Input records:
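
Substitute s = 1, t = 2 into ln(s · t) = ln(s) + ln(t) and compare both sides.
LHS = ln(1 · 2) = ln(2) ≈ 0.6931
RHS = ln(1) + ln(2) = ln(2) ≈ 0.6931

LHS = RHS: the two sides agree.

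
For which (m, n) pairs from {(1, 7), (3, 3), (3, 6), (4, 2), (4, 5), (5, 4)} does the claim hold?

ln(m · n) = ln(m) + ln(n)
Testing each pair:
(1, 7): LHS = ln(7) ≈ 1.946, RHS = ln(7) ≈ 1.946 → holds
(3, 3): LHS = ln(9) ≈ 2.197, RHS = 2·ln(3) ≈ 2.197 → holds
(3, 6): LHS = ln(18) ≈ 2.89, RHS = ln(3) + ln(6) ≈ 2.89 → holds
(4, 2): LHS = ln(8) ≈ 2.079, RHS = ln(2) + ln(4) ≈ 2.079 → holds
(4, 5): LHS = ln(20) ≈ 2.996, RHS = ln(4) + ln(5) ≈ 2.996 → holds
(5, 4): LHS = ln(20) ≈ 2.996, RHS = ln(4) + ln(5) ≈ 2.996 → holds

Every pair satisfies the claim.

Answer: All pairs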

Task objective: Exact reproduction of the entire listing is required.

Written answer:
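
Substitute s = 1, t = 2 into ln(s · t) = ln(s) + ln(t) and compare both sides.
LHS = ln(1 · 2) = ln(2) ≈ 0.6931
RHS = ln(1) + ln(2) = ln(2) ≈ 0.6931

LHS = RHS: the two sides agree.

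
For which (m, n) pairs from {(1, 7), (3, 3), (3, 6), (4, 2), (4, 5), (5, 4)} does the claim hold?

ln(m · n) = ln(m) + ln(n)
Testing each pair:
(1, 7): LHS = ln(7) ≈ 1.946, RHS = ln(7) ≈ 1.946 → holds
(3, 3): LHS = ln(9) ≈ 2.197, RHS = 2·ln(3) ≈ 2.197 → holds
(3, 6): LHS = ln(18) ≈ 2.89, RHS = ln(3) + ln(6) ≈ 2.89 → holds
(4, 2): LHS = ln(8) ≈ 2.079, RHS = ln(2) + ln(4) ≈ 2.079 → holds
(4, 5): LHS = ln(20) ≈ 2.996, RHS = ln(4) + ln(5) ≈ 2.996 → holds
(5, 4): LHS = ln(20) ≈ 2.996, RHS = ln(4) + ln(5) ≈ 2.996 → holds

Every pair satisfies the claim.

Answer: All pairs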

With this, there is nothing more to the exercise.